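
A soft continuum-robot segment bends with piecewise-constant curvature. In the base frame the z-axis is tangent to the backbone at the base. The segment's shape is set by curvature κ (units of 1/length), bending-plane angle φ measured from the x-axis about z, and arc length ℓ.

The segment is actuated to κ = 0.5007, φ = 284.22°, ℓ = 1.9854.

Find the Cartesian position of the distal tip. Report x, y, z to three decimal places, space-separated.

0.223 -0.880 1.674

θ = κ·ℓ = 0.5007 × 1.9854 = 0.99409 rad
ρ = (1 − cos θ)/κ = (1 − 0.54527)/0.5007 = 0.90820
z = sin θ / κ = 0.83826/0.5007 = 1.67418
x = ρ cos φ = 0.90820 × cos(284.22°) = 0.22309
y = ρ sin φ = 0.90820 × sin(284.22°) = -0.88037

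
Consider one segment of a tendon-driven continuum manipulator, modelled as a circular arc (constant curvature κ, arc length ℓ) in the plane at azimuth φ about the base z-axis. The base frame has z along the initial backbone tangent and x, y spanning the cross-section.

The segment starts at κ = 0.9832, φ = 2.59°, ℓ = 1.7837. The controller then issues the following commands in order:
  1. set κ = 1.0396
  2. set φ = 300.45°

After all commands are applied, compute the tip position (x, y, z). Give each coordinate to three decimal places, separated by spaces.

initial: κ=0.9832, φ=2.59°, ℓ=1.7837
cmd 1: set κ=1.0396 → (κ,φ,ℓ)=(1.0396,2.59°,1.7837) → tip=(1.2297,0.0556,0.9235)
cmd 2: set φ=300.45° → (κ,φ,ℓ)=(1.0396,300.45°,1.7837) → tip=(0.6239,-1.0612,0.9235)

0.624 -1.061 0.924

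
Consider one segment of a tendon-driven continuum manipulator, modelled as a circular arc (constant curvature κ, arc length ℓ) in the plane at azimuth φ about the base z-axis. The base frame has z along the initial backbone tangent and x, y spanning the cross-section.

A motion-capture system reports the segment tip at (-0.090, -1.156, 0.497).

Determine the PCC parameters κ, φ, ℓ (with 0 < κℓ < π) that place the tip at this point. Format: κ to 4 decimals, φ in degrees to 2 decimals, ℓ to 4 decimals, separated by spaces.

1.4572 265.55 1.6002

ρ = √(x²+y²) = √(-0.090² + -1.156²) = 1.15950
φ = atan2(y, x) mod 360° = atan2(-1.156, -0.090) = 265.5482°
|p|² = ρ² + z² = 1.15950² + 0.497² = 1.59144
κ = 2ρ / |p|² = 2×1.15950 / 1.59144 = 1.45716
θ = 2·atan2(ρ, z) = 2·atan2(1.15950, 0.497) = 2.33170 rad
ℓ = θ/κ = 2.33170/1.45716 = 1.60017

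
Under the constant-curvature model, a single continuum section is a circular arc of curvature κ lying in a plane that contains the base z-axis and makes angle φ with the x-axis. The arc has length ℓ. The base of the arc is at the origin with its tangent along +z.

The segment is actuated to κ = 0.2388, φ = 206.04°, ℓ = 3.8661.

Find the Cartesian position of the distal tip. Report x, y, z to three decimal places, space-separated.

θ = κ·ℓ = 0.2388 × 3.8661 = 0.92322 rad
ρ = (1 − cos θ)/κ = (1 − 0.60325)/0.2388 = 1.66143
z = sin θ / κ = 0.79755/0.2388 = 3.33983
x = ρ cos φ = 1.66143 × cos(206.04°) = -1.49277
y = ρ sin φ = 1.66143 × sin(206.04°) = -0.72936

-1.493 -0.729 3.340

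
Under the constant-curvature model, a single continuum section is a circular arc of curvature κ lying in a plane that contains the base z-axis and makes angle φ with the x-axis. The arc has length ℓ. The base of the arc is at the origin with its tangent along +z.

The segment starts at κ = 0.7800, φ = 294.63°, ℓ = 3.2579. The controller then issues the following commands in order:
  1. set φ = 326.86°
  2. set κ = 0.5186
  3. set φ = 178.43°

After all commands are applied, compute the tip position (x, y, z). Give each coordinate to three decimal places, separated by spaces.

initial: κ=0.7800, φ=294.63°, ℓ=3.2579
cmd 1: set φ=326.86° → (κ,φ,ℓ)=(0.7800,326.86°,3.2579) → tip=(1.9593,-1.2792,0.7244)
cmd 2: set κ=0.5186 → (κ,φ,ℓ)=(0.5186,326.86°,3.2579) → tip=(1.8059,-1.1790,1.9147)
cmd 3: set φ=178.43° → (κ,φ,ℓ)=(0.5186,178.43°,3.2579) → tip=(-2.1559,0.0591,1.9147)

-2.156 0.059 1.915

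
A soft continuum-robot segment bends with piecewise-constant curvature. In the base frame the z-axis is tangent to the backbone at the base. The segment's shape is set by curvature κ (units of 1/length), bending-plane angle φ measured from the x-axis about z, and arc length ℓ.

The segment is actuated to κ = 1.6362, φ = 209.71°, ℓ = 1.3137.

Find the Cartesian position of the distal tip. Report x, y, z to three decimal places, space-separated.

-0.821 -0.469 0.512

θ = κ·ℓ = 1.6362 × 1.3137 = 2.14948 rad
ρ = (1 − cos θ)/κ = (1 − -0.54692)/1.6362 = 0.94543
z = sin θ / κ = 0.83719/1.6362 = 0.51166
x = ρ cos φ = 0.94543 × cos(209.71°) = -0.82115
y = ρ sin φ = 0.94543 × sin(209.71°) = -0.46857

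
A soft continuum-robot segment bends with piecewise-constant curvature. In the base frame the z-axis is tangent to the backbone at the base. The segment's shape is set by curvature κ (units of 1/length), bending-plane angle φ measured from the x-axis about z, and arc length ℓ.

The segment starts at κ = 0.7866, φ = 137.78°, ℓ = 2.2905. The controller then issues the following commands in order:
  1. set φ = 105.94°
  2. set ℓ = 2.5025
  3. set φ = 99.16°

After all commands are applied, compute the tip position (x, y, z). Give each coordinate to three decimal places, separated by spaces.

-0.281 1.741 1.172

initial: κ=0.7866, φ=137.78°, ℓ=2.2905
cmd 1: set φ=105.94° → (κ,φ,ℓ)=(0.7866,105.94°,2.2905) → tip=(-0.4290,1.5022,1.2376)
cmd 2: set ℓ=2.5025 → (κ,φ,ℓ)=(0.7866,105.94°,2.5025) → tip=(-0.4843,1.6958,1.1721)
cmd 3: set φ=99.16° → (κ,φ,ℓ)=(0.7866,99.16°,2.5025) → tip=(-0.2808,1.7411,1.1721)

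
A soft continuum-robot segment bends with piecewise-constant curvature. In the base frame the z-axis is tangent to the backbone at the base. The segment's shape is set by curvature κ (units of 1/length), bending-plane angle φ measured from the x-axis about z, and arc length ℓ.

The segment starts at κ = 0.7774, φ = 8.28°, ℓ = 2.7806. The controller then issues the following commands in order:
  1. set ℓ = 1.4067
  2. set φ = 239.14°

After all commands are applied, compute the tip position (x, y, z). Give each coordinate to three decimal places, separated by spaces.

-0.357 -0.597 1.143

initial: κ=0.7774, φ=8.28°, ℓ=2.7806
cmd 1: set ℓ=1.4067 → (κ,φ,ℓ)=(0.7774,8.28°,1.4067) → tip=(0.6883,0.1002,1.1426)
cmd 2: set φ=239.14° → (κ,φ,ℓ)=(0.7774,239.14°,1.4067) → tip=(-0.3568,-0.5970,1.1426)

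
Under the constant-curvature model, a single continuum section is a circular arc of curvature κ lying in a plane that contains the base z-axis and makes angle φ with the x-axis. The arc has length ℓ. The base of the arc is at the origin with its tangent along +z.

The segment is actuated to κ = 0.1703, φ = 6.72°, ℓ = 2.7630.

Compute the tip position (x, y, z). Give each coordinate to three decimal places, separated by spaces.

θ = κ·ℓ = 0.1703 × 2.7630 = 0.47054 rad
ρ = (1 − cos θ)/κ = (1 − 0.89132)/0.1703 = 0.63814
z = sin θ / κ = 0.45337/0.1703 = 2.66216
x = ρ cos φ = 0.63814 × cos(6.72°) = 0.63376
y = ρ sin φ = 0.63814 × sin(6.72°) = 0.07467

0.634 0.075 2.662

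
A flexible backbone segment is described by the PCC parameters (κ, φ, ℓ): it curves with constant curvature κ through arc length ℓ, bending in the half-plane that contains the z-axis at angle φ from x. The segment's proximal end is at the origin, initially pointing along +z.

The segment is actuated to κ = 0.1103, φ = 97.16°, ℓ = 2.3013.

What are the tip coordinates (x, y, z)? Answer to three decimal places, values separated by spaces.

θ = κ·ℓ = 0.1103 × 2.3013 = 0.25383 rad
ρ = (1 − cos θ)/κ = (1 − 0.96796)/0.1103 = 0.29051
z = sin θ / κ = 0.25112/0.1103 = 2.27667
x = ρ cos φ = 0.29051 × cos(97.16°) = -0.03621
y = ρ sin φ = 0.29051 × sin(97.16°) = 0.28824

-0.036 0.288 2.277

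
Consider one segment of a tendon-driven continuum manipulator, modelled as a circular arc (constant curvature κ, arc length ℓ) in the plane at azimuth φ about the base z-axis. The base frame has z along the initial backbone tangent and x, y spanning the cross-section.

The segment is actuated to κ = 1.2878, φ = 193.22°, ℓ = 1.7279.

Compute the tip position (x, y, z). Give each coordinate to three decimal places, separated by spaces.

θ = κ·ℓ = 1.2878 × 1.7279 = 2.22519 rad
ρ = (1 − cos θ)/κ = (1 − -0.60868)/1.2878 = 1.24917
z = sin θ / κ = 0.79342/1.2878 = 0.61610
x = ρ cos φ = 1.24917 × cos(193.22°) = -1.21606
y = ρ sin φ = 1.24917 × sin(193.22°) = -0.28567

-1.216 -0.286 0.616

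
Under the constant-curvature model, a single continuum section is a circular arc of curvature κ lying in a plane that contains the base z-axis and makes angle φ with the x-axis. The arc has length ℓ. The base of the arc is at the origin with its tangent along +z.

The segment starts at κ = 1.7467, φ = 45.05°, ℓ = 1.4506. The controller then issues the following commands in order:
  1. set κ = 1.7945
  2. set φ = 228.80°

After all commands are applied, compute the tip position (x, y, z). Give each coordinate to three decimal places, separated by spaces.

-0.682 -0.779 0.286

initial: κ=1.7467, φ=45.05°, ℓ=1.4506
cmd 1: set κ=1.7945 → (κ,φ,ℓ)=(1.7945,45.05°,1.4506) → tip=(0.7317,0.7330,0.2858)
cmd 2: set φ=228.80° → (κ,φ,ℓ)=(1.7945,228.80°,1.4506) → tip=(-0.6822,-0.7792,0.2858)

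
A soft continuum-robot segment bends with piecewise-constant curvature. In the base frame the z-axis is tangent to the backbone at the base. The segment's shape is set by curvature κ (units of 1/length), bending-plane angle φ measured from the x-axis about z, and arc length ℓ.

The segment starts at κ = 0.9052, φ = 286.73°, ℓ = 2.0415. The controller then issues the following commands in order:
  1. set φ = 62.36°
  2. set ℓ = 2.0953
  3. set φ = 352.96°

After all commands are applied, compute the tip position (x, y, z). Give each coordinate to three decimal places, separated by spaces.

initial: κ=0.9052, φ=286.73°, ℓ=2.0415
cmd 1: set φ=62.36° → (κ,φ,ℓ)=(0.9052,62.36°,2.0415) → tip=(0.6527,1.2465,1.0626)
cmd 2: set ℓ=2.0953 → (κ,φ,ℓ)=(0.9052,62.36°,2.0953) → tip=(0.6766,1.2920,1.0466)
cmd 3: set φ=352.96° → (κ,φ,ℓ)=(0.9052,352.96°,2.0953) → tip=(1.4474,-0.1787,1.0466)

1.447 -0.179 1.047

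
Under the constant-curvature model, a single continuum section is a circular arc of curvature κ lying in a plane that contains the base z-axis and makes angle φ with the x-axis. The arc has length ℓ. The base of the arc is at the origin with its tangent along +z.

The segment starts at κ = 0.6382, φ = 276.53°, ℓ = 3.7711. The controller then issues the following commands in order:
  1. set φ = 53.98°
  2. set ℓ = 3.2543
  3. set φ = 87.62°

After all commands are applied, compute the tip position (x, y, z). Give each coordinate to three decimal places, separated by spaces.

0.097 2.324 1.370

initial: κ=0.6382, φ=276.53°, ℓ=3.7711
cmd 1: set φ=53.98° → (κ,φ,ℓ)=(0.6382,53.98°,3.7711) → tip=(1.6051,2.2076,1.0506)
cmd 2: set ℓ=3.2543 → (κ,φ,ℓ)=(0.6382,53.98°,3.2543) → tip=(1.3681,1.8817,1.3705)
cmd 3: set φ=87.62° → (κ,φ,ℓ)=(0.6382,87.62°,3.2543) → tip=(0.0966,2.3245,1.3705)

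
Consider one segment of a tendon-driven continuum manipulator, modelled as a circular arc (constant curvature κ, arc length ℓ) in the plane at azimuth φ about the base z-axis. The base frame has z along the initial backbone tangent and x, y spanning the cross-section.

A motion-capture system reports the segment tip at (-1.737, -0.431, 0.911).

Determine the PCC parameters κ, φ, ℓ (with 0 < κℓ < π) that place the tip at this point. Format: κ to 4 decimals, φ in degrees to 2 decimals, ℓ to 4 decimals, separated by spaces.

ρ = √(x²+y²) = √(-1.737² + -0.431²) = 1.78967
φ = atan2(y, x) mod 360° = atan2(-0.431, -1.737) = 193.9353°
|p|² = ρ² + z² = 1.78967² + 0.911² = 4.03285
κ = 2ρ / |p|² = 2×1.78967 / 4.03285 = 0.88755
θ = 2·atan2(ρ, z) = 2·atan2(1.78967, 0.911) = 2.19990 rad
ℓ = θ/κ = 2.19990/0.88755 = 2.47863

0.8875 193.94 2.4786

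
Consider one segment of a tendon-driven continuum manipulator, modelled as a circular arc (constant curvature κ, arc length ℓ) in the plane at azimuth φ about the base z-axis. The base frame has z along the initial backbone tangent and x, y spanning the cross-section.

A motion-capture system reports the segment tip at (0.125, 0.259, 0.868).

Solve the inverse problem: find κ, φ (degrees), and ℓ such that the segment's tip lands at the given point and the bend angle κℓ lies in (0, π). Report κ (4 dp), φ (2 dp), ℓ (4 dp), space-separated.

ρ = √(x²+y²) = √(0.125² + 0.259²) = 0.28759
φ = atan2(y, x) mod 360° = atan2(0.259, 0.125) = 64.2369°
|p|² = ρ² + z² = 0.28759² + 0.868² = 0.83613
κ = 2ρ / |p|² = 2×0.28759 / 0.83613 = 0.68790
θ = 2·atan2(ρ, z) = 2·atan2(0.28759, 0.868) = 0.63988 rad
ℓ = θ/κ = 0.63988/0.68790 = 0.93019

0.6879 64.24 0.9302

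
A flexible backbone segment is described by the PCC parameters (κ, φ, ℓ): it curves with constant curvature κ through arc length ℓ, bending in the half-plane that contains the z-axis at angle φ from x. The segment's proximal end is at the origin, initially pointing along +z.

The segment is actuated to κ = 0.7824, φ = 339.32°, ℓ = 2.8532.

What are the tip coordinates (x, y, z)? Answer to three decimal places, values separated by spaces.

1.930 -0.729 1.008

θ = κ·ℓ = 0.7824 × 2.8532 = 2.23234 rad
ρ = (1 − cos θ)/κ = (1 − -0.61434)/0.7824 = 2.06332
z = sin θ / κ = 0.78904/0.7824 = 1.00849
x = ρ cos φ = 2.06332 × cos(339.32°) = 1.93037
y = ρ sin φ = 2.06332 × sin(339.32°) = -0.72866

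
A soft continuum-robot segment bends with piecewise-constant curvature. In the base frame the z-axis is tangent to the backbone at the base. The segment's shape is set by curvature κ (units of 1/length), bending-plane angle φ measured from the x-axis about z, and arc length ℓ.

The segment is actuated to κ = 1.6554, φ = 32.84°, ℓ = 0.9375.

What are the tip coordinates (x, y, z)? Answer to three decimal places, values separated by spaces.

0.498 0.321 0.604

θ = κ·ℓ = 1.6554 × 0.9375 = 1.55194 rad
ρ = (1 − cos θ)/κ = (1 − 0.01886)/1.6554 = 0.59269
z = sin θ / κ = 0.99982/1.6554 = 0.60398
x = ρ cos φ = 0.59269 × cos(32.84°) = 0.49797
y = ρ sin φ = 0.59269 × sin(32.84°) = 0.32141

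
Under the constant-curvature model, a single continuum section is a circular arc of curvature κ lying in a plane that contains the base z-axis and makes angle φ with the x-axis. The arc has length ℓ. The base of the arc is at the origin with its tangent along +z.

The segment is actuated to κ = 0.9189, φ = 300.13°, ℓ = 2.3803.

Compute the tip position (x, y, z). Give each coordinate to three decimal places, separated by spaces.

0.862 -1.485 0.888

θ = κ·ℓ = 0.9189 × 2.3803 = 2.18726 rad
ρ = (1 − cos θ)/κ = (1 − -0.57815)/0.9189 = 1.71744
z = sin θ / κ = 0.81593/0.9189 = 0.88794
x = ρ cos φ = 1.71744 × cos(300.13°) = 0.86209
y = ρ sin φ = 1.71744 × sin(300.13°) = -1.48539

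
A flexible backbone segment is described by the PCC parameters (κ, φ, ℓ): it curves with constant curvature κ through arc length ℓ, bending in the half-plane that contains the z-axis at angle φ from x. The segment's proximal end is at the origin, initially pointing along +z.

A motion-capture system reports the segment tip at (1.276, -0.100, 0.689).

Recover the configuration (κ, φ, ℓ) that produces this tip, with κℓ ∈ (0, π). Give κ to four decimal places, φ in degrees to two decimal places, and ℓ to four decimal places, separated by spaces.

ρ = √(x²+y²) = √(1.276² + -0.100²) = 1.27991
φ = atan2(y, x) mod 360° = atan2(-0.100, 1.276) = 355.5189°
|p|² = ρ² + z² = 1.27991² + 0.689² = 2.11290
κ = 2ρ / |p|² = 2×1.27991 / 2.11290 = 1.21152
θ = 2·atan2(ρ, z) = 2·atan2(1.27991, 0.689) = 2.15393 rad
ℓ = θ/κ = 2.15393/1.21152 = 1.77787

1.2115 355.52 1.7779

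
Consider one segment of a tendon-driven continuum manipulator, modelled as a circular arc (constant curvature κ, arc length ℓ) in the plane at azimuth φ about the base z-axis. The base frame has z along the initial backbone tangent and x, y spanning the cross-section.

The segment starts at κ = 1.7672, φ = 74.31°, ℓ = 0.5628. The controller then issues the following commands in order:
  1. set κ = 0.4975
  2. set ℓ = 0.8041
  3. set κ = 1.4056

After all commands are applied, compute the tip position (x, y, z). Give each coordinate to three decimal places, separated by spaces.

initial: κ=1.7672, φ=74.31°, ℓ=0.5628
cmd 1: set κ=0.4975 → (κ,φ,ℓ)=(0.4975,74.31°,0.5628) → tip=(0.0212,0.0754,0.5555)
cmd 2: set ℓ=0.8041 → (κ,φ,ℓ)=(0.4975,74.31°,0.8041) → tip=(0.0429,0.1528,0.7828)
cmd 3: set κ=1.4056 → (κ,φ,ℓ)=(1.4056,74.31°,0.8041) → tip=(0.1104,0.3928,0.6435)

0.110 0.393 0.644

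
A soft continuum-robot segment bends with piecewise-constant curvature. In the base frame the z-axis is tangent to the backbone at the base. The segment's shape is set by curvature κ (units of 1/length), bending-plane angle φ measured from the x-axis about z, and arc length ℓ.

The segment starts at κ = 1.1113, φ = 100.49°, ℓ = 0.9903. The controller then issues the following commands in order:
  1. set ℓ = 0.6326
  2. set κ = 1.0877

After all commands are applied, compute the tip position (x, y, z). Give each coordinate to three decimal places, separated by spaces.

initial: κ=1.1113, φ=100.49°, ℓ=0.9903
cmd 1: set ℓ=0.6326 → (κ,φ,ℓ)=(1.1113,100.49°,0.6326) → tip=(-0.0388,0.2098,0.5818)
cmd 2: set κ=1.0877 → (κ,φ,ℓ)=(1.0877,100.49°,0.6326) → tip=(-0.0381,0.2057,0.5839)

-0.038 0.206 0.584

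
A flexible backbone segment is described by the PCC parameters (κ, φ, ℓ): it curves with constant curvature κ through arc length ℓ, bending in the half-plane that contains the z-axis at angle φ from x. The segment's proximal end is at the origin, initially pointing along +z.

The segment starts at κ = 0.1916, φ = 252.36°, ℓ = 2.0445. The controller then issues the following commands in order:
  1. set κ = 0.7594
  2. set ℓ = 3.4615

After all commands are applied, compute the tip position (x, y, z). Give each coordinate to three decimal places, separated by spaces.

-0.747 -2.348 0.646

initial: κ=0.1916, φ=252.36°, ℓ=2.0445
cmd 1: set κ=0.7594 → (κ,φ,ℓ)=(0.7594,252.36°,2.0445) → tip=(-0.3918,-1.2321,1.3166)
cmd 2: set ℓ=3.4615 → (κ,φ,ℓ)=(0.7594,252.36°,3.4615) → tip=(-0.7467,-2.3483,0.6462)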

**What you should do**
Using the records above, say how many lines include the string "capture". Only the number is wanted.

**Answer space**
4